- YOUR INSTRUCTIONS: Starting at the line that has "A price-taking toy" and stopping after the line that has "169 | 222 |", reproduce the listing below exactly; omit everything else.

- DATASET RECORDS:
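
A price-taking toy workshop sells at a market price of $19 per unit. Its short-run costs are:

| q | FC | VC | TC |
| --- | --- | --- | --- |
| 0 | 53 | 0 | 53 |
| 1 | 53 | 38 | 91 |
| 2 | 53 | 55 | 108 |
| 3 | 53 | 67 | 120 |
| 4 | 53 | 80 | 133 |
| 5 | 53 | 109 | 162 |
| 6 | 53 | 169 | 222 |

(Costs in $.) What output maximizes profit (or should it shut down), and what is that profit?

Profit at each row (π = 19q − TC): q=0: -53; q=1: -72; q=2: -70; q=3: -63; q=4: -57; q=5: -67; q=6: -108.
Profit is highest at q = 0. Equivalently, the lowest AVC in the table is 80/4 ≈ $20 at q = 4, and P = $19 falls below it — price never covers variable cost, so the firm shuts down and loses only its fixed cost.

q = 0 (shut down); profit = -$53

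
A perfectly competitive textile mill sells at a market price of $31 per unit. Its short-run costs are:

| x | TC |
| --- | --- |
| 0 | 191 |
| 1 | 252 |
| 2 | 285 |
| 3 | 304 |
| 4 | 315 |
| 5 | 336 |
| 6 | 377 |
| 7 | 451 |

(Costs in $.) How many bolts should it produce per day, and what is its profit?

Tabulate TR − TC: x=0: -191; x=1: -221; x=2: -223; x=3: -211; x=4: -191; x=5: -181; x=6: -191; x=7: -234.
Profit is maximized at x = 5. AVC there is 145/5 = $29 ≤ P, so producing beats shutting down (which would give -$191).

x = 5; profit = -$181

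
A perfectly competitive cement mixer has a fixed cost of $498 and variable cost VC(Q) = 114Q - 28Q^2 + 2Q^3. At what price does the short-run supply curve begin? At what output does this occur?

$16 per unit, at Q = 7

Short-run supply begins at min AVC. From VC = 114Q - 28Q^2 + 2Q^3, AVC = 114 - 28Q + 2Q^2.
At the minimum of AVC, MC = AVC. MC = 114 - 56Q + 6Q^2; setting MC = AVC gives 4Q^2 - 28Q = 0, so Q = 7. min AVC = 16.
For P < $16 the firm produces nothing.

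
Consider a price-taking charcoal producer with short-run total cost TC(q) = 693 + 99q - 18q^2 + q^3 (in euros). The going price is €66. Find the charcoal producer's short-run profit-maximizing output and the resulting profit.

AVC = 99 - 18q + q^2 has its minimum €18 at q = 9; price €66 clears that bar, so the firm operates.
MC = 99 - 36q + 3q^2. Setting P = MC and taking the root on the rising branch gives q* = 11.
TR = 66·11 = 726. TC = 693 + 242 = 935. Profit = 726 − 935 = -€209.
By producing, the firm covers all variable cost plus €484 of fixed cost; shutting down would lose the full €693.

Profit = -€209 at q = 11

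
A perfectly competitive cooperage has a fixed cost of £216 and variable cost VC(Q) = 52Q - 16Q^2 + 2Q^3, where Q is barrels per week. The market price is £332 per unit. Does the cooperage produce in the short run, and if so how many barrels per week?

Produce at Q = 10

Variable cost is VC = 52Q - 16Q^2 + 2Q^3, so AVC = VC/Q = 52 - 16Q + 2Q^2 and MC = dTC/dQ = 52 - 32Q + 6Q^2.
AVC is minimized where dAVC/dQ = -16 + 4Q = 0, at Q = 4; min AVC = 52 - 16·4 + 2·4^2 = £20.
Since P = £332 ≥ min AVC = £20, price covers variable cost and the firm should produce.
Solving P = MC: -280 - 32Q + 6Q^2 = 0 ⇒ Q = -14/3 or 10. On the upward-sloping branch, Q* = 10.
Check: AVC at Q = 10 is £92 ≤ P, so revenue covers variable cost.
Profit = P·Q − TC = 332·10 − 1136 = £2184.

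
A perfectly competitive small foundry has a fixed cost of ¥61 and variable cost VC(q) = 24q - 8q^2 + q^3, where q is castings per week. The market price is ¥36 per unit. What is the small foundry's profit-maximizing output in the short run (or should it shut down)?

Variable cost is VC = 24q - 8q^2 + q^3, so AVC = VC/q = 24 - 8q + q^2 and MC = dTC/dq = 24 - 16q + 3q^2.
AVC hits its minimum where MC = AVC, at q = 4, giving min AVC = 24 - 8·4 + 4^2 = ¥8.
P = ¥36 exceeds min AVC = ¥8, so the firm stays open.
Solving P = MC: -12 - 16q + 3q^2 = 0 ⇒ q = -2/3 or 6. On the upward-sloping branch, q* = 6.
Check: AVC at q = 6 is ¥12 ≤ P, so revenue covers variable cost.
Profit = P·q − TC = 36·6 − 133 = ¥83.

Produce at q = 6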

...

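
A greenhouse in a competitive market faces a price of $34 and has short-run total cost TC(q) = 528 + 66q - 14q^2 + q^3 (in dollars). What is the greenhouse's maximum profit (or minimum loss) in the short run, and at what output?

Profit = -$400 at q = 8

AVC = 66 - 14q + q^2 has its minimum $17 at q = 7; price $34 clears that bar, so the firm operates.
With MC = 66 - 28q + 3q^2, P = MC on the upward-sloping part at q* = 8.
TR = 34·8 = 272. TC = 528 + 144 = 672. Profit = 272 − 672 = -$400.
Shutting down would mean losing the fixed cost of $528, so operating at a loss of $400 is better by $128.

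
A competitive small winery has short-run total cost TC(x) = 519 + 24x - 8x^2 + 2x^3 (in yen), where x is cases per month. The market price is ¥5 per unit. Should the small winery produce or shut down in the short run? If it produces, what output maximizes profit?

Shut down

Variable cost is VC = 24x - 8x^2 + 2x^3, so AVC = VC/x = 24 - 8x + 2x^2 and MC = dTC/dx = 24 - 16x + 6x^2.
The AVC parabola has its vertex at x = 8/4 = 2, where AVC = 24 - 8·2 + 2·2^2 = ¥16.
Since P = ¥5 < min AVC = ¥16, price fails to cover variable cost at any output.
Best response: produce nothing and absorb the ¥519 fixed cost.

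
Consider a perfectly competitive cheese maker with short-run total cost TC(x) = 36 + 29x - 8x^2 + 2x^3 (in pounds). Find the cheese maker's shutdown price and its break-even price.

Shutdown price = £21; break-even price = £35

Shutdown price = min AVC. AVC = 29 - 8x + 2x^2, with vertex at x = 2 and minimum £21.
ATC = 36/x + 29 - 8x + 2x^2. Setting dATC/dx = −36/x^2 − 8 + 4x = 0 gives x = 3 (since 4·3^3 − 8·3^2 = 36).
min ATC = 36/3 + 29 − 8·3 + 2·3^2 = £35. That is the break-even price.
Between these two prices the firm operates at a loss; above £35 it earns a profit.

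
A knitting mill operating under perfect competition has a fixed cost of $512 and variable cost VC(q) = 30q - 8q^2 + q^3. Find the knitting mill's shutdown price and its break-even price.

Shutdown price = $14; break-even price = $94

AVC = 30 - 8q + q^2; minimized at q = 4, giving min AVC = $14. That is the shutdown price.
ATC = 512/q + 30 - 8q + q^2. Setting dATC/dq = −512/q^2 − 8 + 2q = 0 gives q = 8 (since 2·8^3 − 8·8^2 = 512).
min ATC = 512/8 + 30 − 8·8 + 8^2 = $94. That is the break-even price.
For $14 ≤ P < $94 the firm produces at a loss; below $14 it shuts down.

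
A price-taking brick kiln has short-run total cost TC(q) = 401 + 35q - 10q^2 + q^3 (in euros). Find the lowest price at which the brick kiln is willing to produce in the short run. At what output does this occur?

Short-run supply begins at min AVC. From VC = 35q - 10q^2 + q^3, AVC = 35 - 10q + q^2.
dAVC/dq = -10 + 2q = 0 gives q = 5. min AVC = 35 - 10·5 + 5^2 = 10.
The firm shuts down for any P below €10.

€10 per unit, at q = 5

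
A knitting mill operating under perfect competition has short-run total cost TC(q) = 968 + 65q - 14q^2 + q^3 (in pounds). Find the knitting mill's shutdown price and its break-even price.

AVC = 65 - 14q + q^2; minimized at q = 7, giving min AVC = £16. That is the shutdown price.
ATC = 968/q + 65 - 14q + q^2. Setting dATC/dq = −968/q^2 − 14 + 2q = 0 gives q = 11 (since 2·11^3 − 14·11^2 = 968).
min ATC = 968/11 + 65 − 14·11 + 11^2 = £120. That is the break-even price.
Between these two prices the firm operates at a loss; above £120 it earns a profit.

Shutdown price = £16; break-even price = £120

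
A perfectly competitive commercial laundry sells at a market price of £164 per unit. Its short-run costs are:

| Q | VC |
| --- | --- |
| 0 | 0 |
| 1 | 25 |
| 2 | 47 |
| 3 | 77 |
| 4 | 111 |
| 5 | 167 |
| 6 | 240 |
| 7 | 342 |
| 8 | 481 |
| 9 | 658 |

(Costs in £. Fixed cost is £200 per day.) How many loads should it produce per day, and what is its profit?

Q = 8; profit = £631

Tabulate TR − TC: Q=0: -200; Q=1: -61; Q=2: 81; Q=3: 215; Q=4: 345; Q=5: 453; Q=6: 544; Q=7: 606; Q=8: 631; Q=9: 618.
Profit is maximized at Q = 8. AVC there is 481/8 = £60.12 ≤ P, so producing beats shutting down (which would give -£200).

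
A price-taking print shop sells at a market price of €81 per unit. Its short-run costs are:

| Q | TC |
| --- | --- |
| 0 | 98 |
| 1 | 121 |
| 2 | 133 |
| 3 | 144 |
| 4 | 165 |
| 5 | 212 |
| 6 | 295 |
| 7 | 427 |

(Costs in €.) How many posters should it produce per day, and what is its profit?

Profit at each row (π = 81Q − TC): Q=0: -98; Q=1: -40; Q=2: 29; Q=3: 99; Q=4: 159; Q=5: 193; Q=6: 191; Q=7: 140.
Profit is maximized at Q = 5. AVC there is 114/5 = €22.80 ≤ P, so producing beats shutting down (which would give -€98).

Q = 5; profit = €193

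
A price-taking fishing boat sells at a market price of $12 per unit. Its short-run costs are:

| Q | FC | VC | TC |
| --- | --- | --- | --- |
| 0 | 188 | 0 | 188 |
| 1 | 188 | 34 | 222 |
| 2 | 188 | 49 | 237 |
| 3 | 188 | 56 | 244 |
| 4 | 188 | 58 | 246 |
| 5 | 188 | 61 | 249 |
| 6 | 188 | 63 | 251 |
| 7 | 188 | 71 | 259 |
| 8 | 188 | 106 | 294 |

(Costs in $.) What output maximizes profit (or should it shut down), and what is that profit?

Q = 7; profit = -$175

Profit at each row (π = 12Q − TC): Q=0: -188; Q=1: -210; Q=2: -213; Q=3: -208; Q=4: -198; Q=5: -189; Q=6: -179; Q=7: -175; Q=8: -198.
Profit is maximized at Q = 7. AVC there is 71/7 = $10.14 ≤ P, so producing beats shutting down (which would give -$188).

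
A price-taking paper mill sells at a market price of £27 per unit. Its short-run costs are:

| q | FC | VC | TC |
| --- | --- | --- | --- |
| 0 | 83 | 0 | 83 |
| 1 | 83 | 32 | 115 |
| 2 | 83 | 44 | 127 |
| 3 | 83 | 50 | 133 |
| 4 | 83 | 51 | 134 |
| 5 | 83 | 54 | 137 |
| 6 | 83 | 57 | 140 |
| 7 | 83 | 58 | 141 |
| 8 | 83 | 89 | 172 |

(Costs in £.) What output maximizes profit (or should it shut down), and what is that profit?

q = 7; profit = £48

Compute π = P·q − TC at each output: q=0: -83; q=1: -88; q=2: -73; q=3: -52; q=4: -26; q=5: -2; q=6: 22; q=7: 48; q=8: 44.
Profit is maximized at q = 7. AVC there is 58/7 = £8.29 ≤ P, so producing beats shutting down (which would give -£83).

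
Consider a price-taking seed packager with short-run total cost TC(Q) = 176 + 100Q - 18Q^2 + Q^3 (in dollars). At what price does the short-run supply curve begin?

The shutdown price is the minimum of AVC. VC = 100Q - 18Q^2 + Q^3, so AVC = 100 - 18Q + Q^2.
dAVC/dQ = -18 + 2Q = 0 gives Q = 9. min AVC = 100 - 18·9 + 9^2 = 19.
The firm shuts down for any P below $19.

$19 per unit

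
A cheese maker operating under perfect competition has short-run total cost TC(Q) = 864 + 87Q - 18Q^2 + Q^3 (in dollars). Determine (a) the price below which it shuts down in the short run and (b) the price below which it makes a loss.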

---

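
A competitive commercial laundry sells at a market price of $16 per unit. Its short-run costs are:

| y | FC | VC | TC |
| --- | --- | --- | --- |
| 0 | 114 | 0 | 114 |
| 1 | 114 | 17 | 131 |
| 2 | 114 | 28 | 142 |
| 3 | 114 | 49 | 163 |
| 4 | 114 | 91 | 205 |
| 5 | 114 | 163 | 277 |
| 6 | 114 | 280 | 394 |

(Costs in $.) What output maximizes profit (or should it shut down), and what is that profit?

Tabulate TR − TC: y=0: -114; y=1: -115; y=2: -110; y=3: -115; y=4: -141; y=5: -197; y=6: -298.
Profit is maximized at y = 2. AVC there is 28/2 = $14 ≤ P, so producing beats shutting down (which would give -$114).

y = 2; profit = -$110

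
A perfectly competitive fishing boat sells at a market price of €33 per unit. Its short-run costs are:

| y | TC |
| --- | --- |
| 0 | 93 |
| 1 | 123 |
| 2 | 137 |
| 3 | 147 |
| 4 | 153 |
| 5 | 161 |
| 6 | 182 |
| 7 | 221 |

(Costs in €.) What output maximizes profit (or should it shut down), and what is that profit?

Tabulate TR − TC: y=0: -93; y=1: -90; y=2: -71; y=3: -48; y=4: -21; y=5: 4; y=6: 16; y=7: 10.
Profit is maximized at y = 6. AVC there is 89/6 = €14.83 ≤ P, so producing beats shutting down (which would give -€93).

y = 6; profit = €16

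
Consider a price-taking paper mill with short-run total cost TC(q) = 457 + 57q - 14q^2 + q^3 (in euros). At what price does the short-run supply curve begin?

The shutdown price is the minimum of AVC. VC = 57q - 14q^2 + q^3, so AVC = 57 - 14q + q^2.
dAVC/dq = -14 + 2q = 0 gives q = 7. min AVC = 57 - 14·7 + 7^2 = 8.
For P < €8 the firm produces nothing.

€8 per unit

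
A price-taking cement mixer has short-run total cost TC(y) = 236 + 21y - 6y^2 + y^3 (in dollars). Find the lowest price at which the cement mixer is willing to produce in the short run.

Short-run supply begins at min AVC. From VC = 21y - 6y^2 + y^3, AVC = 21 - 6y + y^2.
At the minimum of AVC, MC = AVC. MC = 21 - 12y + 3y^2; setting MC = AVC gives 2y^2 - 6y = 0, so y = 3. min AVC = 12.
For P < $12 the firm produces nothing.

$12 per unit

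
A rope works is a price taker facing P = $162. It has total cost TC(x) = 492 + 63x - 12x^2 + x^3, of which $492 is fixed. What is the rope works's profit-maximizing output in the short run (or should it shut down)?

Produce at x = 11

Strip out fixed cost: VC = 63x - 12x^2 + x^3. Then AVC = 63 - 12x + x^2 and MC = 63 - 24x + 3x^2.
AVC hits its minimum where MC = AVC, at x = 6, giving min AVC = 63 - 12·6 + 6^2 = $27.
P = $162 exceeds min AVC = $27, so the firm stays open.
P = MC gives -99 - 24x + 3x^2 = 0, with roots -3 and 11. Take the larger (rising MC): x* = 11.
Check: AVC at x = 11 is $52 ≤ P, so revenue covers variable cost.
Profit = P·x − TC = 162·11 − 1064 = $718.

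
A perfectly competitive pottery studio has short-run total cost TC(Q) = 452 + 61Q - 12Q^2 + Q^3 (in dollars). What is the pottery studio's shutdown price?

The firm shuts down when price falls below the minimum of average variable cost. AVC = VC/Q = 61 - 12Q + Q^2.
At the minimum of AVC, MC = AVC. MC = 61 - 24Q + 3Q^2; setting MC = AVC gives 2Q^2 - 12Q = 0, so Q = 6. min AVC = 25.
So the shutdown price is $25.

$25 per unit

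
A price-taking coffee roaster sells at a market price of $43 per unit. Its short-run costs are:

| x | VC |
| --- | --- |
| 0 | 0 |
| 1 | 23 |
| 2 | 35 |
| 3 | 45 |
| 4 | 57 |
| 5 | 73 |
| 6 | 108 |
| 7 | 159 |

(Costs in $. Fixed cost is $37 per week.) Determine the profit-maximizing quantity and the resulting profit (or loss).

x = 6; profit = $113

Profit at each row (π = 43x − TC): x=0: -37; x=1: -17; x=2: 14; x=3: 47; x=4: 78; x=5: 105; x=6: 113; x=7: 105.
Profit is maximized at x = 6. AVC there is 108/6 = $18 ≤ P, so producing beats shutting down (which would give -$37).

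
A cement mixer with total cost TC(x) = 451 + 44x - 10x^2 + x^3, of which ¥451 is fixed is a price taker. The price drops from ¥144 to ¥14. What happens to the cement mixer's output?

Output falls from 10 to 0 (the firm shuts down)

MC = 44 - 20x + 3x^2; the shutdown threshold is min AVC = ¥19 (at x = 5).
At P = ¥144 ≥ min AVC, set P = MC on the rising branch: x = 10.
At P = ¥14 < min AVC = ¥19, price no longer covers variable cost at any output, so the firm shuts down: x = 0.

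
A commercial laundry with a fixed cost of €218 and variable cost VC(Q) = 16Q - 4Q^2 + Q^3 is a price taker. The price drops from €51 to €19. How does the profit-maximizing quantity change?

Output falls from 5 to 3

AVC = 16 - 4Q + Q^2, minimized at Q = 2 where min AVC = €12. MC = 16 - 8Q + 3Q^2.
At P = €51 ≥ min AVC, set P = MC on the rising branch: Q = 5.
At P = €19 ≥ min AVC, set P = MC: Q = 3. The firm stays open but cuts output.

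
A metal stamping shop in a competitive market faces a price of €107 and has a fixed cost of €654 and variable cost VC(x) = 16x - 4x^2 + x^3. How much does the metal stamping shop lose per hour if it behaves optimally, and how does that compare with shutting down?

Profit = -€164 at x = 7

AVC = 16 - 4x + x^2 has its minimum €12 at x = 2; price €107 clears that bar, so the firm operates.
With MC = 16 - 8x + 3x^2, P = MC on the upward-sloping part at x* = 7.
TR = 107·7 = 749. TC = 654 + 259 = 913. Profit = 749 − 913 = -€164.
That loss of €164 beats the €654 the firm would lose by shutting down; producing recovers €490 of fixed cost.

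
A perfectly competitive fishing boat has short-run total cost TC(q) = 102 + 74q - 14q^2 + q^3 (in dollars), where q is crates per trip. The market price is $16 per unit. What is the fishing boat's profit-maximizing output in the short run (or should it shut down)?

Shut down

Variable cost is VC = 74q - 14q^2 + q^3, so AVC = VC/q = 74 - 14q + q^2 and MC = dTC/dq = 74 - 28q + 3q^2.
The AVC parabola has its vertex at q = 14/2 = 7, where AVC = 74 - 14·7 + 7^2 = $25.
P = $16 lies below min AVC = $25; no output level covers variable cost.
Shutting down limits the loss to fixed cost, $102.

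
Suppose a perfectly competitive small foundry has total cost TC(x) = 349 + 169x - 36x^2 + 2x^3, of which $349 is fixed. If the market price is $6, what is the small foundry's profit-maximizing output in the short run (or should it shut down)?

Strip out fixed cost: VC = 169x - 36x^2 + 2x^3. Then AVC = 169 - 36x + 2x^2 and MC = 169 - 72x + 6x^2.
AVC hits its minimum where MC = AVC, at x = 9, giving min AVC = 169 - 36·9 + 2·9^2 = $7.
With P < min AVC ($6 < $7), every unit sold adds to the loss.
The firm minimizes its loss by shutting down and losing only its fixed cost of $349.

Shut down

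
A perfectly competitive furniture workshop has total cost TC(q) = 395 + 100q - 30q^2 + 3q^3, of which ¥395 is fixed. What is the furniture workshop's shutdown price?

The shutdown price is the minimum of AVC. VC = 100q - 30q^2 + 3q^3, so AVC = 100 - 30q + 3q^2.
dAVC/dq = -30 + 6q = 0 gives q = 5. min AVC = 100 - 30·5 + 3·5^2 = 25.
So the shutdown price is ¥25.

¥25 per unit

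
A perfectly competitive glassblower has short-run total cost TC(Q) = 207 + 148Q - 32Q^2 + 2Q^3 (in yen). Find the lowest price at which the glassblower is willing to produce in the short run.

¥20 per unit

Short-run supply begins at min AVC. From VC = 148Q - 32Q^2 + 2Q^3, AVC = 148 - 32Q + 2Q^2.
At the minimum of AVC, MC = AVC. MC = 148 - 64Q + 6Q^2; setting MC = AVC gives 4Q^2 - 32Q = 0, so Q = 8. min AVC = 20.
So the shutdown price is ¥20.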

- ANSWER BOX:
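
A price-taking toy workshop sells at a market price of $19 per unit. Its short-run costs are:

| q | FC | VC | TC |
| --- | --- | --- | --- |
| 0 | 53 | 0 | 53 |
| 1 | 53 | 38 | 91 |
| 2 | 53 | 55 | 108 |
| 3 | 53 | 67 | 120 |
| 4 | 53 | 80 | 133 |
| 5 | 53 | 109 | 162 |
| 6 | 53 | 169 | 222 |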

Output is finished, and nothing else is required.